(Beginning of GIVEN DATA)

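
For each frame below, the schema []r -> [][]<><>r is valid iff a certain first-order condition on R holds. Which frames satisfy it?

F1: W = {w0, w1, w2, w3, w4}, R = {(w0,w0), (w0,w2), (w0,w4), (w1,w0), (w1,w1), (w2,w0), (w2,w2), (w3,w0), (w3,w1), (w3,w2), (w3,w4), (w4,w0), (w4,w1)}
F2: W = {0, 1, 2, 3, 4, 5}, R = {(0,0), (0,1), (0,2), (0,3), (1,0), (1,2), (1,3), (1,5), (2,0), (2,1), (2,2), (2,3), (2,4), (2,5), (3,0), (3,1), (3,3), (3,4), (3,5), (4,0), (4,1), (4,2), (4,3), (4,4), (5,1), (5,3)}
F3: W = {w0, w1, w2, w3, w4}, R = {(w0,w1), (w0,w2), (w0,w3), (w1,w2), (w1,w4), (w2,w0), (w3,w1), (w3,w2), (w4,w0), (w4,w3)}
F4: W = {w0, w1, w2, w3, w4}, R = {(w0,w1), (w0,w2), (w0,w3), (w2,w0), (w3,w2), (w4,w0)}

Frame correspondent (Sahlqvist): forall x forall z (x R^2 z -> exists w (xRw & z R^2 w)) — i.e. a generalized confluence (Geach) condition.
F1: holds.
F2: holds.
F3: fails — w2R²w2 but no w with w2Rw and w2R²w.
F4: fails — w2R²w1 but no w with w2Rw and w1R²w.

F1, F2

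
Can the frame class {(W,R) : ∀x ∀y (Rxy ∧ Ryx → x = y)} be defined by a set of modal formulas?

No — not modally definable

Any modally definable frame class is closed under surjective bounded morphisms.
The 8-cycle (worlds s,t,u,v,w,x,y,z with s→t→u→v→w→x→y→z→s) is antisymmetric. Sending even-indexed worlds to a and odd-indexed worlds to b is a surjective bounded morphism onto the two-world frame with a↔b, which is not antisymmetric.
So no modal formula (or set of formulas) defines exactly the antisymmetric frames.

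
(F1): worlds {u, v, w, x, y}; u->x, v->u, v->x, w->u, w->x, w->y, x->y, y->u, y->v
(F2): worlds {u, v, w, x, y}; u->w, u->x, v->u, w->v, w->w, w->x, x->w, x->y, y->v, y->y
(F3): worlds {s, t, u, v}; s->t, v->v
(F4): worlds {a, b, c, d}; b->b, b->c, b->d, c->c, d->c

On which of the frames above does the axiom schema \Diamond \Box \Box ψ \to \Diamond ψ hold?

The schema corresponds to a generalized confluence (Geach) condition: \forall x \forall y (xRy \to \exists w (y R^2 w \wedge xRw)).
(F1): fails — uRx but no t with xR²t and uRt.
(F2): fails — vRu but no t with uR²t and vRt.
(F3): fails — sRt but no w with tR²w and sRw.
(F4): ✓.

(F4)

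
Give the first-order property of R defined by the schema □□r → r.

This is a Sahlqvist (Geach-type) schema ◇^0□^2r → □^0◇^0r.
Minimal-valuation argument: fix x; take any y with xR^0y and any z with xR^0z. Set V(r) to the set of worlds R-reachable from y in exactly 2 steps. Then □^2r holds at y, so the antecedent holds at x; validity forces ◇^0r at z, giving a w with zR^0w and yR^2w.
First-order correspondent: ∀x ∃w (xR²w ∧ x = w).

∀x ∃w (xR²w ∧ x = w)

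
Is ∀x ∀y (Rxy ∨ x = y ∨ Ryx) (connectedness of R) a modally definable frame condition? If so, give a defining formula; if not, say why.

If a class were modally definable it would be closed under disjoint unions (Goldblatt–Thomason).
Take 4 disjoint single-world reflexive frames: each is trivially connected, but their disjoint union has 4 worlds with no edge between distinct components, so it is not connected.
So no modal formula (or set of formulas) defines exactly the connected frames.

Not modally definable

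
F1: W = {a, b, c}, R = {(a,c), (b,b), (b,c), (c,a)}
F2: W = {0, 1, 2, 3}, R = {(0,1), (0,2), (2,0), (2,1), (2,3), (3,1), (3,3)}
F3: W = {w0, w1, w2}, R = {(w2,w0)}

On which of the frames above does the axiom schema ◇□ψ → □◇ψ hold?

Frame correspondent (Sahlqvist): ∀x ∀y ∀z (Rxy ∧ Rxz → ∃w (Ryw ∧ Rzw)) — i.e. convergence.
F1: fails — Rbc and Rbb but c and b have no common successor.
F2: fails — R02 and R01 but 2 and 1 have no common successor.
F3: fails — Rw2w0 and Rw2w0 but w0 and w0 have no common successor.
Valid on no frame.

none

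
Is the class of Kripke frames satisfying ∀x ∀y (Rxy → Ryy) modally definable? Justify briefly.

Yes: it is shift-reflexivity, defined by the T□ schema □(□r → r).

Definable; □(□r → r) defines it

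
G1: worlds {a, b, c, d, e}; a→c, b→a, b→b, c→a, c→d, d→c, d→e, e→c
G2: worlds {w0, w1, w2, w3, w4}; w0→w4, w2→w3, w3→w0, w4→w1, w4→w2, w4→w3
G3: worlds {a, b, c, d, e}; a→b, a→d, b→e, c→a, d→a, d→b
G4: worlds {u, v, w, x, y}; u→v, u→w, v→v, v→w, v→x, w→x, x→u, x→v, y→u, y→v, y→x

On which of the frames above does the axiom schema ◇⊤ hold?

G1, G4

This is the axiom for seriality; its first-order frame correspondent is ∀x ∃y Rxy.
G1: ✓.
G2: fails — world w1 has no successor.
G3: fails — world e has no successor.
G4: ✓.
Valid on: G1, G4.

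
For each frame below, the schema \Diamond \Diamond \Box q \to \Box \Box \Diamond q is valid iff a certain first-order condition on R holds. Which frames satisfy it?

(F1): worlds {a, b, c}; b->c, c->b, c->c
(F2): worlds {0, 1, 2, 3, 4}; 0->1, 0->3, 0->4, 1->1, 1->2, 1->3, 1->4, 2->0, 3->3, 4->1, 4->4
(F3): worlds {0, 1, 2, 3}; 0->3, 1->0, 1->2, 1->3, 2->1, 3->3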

(End of GIVEN DATA)

**TASK DIRECTIONS**.
Word for word, copy out the data.

**OUTPUT BELOW**.
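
For each frame below, the schema []r -> [][]<><>r is valid iff a certain first-order condition on R holds. Which frames satisfy it?

F1: W = {w0, w1, w2, w3, w4}, R = {(w0,w0), (w0,w2), (w0,w4), (w1,w0), (w1,w1), (w2,w0), (w2,w2), (w3,w0), (w3,w1), (w3,w2), (w3,w4), (w4,w0), (w4,w1)}
F2: W = {0, 1, 2, 3, 4, 5}, R = {(0,0), (0,1), (0,2), (0,3), (1,0), (1,2), (1,3), (1,5), (2,0), (2,1), (2,2), (2,3), (2,4), (2,5), (3,0), (3,1), (3,3), (3,4), (3,5), (4,0), (4,1), (4,2), (4,3), (4,4), (5,1), (5,3)}
F3: W = {w0, w1, w2, w3, w4}, R = {(w0,w1), (w0,w2), (w0,w3), (w1,w2), (w1,w4), (w2,w0), (w3,w1), (w3,w2), (w4,w0), (w4,w3)}
F4: W = {w0, w1, w2, w3, w4}, R = {(w0,w1), (w0,w2), (w0,w3), (w2,w0), (w3,w2), (w4,w0)}

Frame correspondent (Sahlqvist): forall x forall z (x R^2 z -> exists w (xRw & z R^2 w)) — i.e. a generalized confluence (Geach) condition.
F1: holds.
F2: holds.
F3: fails — w2R²w2 but no w with w2Rw and w2R²w.
F4: fails — w2R²w1 but no w with w2Rw and w1R²w.

F1, F2

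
Can the frame class {(W,R) : ∀x ∀y (Rxy ∧ Ryx → x = y)} be defined by a set of modal formulas?

No — not modally definable

Any modally definable frame class is closed under surjective bounded morphisms.
The 8-cycle (worlds s,t,u,v,w,x,y,z with s→t→u→v→w→x→y→z→s) is antisymmetric. Sending even-indexed worlds to a and odd-indexed worlds to b is a surjective bounded morphism onto the two-world frame with a↔b, which is not antisymmetric.
So no modal formula (or set of formulas) defines exactly the antisymmetric frames.

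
(F1): worlds {u, v, w, x, y}; u->x, v->u, v->x, w->u, w->x, w->y, x->y, y->u, y->v
(F2): worlds {u, v, w, x, y}; u->w, u->x, v->u, w->v, w->w, w->x, x->w, x->y, y->v, y->y
(F3): worlds {s, t, u, v}; s->t, v->v
(F4): worlds {a, b, c, d}; b->b, b->c, b->d, c->c, d->c

On which of the frames above does the axiom schema \Diamond \Box \Box ψ \to \Diamond ψ hold?

The schema corresponds to a generalized confluence (Geach) condition: \forall x \forall y (xRy \to \exists w (y R^2 w \wedge xRw)).
(F1): fails — uRx but no t with xR²t and uRt.
(F2): fails — vRu but no t with uR²t and vRt.
(F3): fails — sRt but no w with tR²w and sRw.
(F4): ✓.

(F4)

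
Give the first-order property of R defined by the schema □□r → r.

This is a Sahlqvist (Geach-type) schema ◇^0□^2r → □^0◇^0r.
Minimal-valuation argument: fix x; take any y with xR^0y and any z with xR^0z. Set V(r) to the set of worlds R-reachable from y in exactly 2 steps. Then □^2r holds at y, so the antecedent holds at x; validity forces ◇^0r at z, giving a w with zR^0w and yR^2w.
First-order correspondent: ∀x ∃w (xR²w ∧ x = w).

∀x ∃w (xR²w ∧ x = w)

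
Is ∀x ∀y (Rxy ∨ x = y ∨ Ryx) (connectedness of R) a modally definable frame condition? If so, give a defining formula; if not, say why.

If a class were modally definable it would be closed under disjoint unions (Goldblatt–Thomason).
Take 4 disjoint single-world reflexive frames: each is trivially connected, but their disjoint union has 4 worlds with no edge between distinct components, so it is not connected.
So no modal formula (or set of formulas) defines exactly the connected frames.

Not modally definable

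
F1: W = {a, b, c}, R = {(a,c), (b,b), (b,c), (c,a)}
F2: W = {0, 1, 2, 3}, R = {(0,1), (0,2), (2,0), (2,1), (2,3), (3,1), (3,3)}
F3: W = {w0, w1, w2}, R = {(w2,w0)}

On which of the frames above does the axiom schema ◇□ψ → □◇ψ hold?

Frame correspondent (Sahlqvist): ∀x ∀y ∀z (Rxy ∧ Rxz → ∃w (Ryw ∧ Rzw)) — i.e. convergence.
F1: fails — Rbc and Rbb but c and b have no common successor.
F2: fails — R02 and R01 but 2 and 1 have no common successor.
F3: fails — Rw2w0 and Rw2w0 but w0 and w0 have no common successor.
Valid on no frame.

none

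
Is the class of Kripke frames satisfying ∀x ∀y (Rxy → Ryy) modally definable? Justify briefly.

Yes: it is shift-reflexivity, defined by the T□ schema □(□r → r).

Definable; □(□r → r) defines it

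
G1: worlds {a, b, c, d, e}; a→c, b→a, b→b, c→a, c→d, d→c, d→e, e→c
G2: worlds {w0, w1, w2, w3, w4}; w0→w4, w2→w3, w3→w0, w4→w1, w4→w2, w4→w3
G3: worlds {a, b, c, d, e}; a→b, a→d, b→e, c→a, d→a, d→b
G4: worlds {u, v, w, x, y}; u→v, u→w, v→v, v→w, v→x, w→x, x→u, x→v, y→u, y→v, y→x

On which of the frames above does the axiom schema ◇⊤ hold?

G1, G4

This is the axiom for seriality; its first-order frame correspondent is ∀x ∃y Rxy.
G1: ✓.
G2: fails — world w1 has no successor.
G3: fails — world e has no successor.
G4: ✓.
Valid on: G1, G4.

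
For each frame below, the schema \Diamond \Diamond \Box q \to \Box \Box \Diamond q is valid iff a certain first-order condition on R holds. Which frames satisfy it?

(F1): worlds {a, b, c}; b->c, c->b, c->c
(F2): worlds {0, 1, 2, 3, 4}; 0->1, 0->3, 0->4, 1->1, 1->2, 1->3, 1->4, 2->0, 3->3, 4->1, 4->4
(F3): worlds {0, 1, 2, 3}; 0->3, 1->0, 1->2, 1->3, 2->1, 3->3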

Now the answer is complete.